▶ PROBLEM STATEMENT:
Search the entries for the word "standing". Copy every line that holds it.
DATA SECTION Block Start
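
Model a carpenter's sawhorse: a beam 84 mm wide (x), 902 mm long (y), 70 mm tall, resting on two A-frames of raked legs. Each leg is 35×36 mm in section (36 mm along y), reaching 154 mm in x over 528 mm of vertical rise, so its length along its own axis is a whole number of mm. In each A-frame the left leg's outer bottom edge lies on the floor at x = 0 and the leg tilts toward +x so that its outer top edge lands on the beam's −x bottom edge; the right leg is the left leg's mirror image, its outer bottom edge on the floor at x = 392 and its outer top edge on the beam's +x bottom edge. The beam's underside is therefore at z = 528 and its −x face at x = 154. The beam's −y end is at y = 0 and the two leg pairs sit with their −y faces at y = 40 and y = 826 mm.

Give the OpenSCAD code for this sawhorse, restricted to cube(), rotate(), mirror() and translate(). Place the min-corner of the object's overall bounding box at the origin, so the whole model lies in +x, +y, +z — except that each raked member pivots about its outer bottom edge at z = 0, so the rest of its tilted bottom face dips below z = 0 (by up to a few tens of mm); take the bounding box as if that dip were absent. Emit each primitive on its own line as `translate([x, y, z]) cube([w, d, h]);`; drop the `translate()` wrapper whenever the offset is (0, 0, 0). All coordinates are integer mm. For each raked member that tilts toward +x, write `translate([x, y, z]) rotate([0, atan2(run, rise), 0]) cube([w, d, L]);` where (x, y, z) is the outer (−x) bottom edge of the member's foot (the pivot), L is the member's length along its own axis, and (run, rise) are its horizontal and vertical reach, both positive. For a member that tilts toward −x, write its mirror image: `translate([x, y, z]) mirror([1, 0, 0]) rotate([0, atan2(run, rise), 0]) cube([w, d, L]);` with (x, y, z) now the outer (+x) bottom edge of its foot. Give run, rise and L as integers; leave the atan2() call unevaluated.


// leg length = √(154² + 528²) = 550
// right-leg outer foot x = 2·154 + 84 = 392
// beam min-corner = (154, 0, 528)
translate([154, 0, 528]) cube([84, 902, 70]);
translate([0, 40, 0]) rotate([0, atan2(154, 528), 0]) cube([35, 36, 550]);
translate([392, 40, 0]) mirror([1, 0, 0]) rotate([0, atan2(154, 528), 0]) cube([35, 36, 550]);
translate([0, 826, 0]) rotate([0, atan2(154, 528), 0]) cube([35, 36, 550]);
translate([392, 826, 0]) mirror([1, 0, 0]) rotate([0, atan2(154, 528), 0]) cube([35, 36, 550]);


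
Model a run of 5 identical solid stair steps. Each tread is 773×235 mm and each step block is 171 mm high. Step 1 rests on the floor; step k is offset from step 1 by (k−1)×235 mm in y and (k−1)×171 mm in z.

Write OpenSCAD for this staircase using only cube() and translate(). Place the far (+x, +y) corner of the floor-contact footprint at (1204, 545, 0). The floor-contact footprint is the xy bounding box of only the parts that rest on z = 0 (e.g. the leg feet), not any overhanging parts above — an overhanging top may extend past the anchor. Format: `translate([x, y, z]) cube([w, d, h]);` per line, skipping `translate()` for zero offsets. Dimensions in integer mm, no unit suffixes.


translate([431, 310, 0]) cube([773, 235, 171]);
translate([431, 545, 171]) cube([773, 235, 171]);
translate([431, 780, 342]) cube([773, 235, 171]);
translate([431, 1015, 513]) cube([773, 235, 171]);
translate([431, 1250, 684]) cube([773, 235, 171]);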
DATA SECTION Block End
DATA SECTION Block Start
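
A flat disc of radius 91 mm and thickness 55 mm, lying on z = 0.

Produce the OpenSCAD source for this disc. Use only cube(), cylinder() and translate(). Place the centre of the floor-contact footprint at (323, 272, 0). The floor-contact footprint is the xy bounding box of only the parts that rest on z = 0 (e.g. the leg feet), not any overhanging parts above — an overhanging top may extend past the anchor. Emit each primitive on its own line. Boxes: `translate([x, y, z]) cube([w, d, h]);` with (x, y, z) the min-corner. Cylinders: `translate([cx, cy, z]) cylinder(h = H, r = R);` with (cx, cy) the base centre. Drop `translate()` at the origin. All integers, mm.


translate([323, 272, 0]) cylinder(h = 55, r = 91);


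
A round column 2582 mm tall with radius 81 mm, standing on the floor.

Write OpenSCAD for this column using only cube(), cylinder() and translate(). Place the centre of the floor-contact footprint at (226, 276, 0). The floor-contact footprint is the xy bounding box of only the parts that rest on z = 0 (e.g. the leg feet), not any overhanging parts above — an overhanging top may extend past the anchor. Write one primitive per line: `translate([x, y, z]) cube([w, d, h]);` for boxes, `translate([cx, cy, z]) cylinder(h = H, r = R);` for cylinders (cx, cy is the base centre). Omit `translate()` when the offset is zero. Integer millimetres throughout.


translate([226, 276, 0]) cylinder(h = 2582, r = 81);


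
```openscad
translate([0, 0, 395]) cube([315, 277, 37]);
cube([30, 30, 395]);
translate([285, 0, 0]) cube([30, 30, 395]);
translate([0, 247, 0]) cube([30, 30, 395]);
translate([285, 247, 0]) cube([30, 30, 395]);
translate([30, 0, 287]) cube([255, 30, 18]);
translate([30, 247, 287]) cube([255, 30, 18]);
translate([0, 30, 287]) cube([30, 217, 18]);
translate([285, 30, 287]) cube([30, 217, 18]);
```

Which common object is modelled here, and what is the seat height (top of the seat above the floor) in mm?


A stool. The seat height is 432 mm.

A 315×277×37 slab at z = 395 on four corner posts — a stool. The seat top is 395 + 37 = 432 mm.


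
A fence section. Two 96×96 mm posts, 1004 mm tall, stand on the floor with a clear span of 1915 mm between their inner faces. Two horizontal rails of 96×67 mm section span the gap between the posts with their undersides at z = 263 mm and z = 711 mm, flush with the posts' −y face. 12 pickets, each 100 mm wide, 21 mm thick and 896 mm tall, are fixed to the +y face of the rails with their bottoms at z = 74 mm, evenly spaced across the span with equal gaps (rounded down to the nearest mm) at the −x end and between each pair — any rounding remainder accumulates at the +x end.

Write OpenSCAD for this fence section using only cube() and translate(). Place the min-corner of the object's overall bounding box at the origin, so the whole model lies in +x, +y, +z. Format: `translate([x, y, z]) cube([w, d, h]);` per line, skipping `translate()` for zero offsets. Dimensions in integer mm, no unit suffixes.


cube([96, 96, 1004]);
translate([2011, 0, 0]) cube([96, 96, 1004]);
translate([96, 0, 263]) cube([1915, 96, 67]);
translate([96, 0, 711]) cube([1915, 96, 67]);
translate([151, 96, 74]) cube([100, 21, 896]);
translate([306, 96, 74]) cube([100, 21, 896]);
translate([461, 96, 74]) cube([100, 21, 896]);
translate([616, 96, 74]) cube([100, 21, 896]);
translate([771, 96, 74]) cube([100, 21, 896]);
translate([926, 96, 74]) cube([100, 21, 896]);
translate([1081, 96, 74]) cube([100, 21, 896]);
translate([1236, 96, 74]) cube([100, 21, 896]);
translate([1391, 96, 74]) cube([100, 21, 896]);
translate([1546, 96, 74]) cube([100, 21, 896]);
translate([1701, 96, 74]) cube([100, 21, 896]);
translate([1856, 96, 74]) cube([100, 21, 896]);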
DATA SECTION Block End
DATA SECTION Block Start
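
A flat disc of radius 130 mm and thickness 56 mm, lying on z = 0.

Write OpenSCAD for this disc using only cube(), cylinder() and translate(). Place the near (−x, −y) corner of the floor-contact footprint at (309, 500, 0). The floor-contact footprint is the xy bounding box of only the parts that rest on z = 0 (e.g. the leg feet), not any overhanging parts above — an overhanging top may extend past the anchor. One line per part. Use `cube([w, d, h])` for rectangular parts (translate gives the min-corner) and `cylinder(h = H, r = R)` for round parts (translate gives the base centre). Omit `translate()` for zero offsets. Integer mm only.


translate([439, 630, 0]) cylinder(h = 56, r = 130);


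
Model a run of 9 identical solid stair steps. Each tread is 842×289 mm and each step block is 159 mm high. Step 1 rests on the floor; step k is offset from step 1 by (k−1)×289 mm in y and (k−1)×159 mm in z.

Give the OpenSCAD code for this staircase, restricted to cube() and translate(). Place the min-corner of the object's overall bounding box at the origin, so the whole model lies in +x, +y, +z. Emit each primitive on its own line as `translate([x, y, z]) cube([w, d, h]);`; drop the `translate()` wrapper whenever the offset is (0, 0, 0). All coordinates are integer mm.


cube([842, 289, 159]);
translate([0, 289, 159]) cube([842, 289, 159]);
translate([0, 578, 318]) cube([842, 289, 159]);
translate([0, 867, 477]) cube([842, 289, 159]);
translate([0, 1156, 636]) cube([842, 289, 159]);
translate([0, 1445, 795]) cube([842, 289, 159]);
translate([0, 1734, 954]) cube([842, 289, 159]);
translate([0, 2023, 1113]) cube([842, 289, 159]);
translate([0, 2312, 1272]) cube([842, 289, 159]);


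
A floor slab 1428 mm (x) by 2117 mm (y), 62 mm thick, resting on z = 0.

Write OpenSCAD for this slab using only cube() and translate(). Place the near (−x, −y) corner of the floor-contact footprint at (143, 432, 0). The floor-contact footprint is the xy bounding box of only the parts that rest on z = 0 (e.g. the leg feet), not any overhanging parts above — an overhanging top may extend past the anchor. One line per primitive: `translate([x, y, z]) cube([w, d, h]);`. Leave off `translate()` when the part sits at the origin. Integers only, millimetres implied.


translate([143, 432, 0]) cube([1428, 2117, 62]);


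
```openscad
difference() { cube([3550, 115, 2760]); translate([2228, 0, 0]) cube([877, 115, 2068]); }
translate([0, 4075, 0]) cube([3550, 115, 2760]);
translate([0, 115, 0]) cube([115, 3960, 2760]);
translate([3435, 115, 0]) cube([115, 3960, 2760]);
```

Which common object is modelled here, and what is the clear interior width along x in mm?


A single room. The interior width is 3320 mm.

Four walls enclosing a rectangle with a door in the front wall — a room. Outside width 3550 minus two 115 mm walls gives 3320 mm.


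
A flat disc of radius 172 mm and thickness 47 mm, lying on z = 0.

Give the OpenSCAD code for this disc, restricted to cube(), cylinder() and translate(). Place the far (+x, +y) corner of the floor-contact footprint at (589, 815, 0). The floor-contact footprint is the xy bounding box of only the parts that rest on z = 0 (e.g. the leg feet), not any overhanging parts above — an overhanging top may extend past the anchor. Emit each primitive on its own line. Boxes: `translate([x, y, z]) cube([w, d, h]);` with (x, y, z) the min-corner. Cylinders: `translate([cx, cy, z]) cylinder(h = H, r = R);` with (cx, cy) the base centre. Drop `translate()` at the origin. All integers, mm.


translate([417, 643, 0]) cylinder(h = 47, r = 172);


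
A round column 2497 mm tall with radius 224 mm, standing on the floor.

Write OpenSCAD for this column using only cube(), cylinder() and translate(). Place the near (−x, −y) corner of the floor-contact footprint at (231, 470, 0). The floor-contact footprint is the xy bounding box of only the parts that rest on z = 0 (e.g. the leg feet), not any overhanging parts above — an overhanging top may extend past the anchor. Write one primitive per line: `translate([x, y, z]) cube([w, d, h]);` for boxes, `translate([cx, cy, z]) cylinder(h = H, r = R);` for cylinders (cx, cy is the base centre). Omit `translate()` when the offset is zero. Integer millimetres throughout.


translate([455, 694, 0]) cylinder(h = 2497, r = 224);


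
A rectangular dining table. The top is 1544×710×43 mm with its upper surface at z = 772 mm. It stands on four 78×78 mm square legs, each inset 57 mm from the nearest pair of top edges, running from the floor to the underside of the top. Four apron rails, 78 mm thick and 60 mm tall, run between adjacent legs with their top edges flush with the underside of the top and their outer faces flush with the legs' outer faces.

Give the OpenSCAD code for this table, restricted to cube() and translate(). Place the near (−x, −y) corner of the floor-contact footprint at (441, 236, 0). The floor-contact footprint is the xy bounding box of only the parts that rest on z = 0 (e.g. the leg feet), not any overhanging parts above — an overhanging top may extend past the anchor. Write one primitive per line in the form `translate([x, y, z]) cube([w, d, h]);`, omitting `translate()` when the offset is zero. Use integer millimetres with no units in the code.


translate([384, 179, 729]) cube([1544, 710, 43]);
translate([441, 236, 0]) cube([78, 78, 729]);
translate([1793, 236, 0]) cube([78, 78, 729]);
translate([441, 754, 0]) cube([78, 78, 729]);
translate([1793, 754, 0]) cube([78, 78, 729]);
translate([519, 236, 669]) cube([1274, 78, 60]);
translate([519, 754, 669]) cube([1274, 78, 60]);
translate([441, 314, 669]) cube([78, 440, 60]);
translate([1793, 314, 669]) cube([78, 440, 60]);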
DATA SECTION Block End
▶ YOUR SOLUTION:
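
A round column 2582 mm tall with radius 81 mm, standing on the floor.
A round column 2497 mm tall with radius 224 mm, standing on the floor.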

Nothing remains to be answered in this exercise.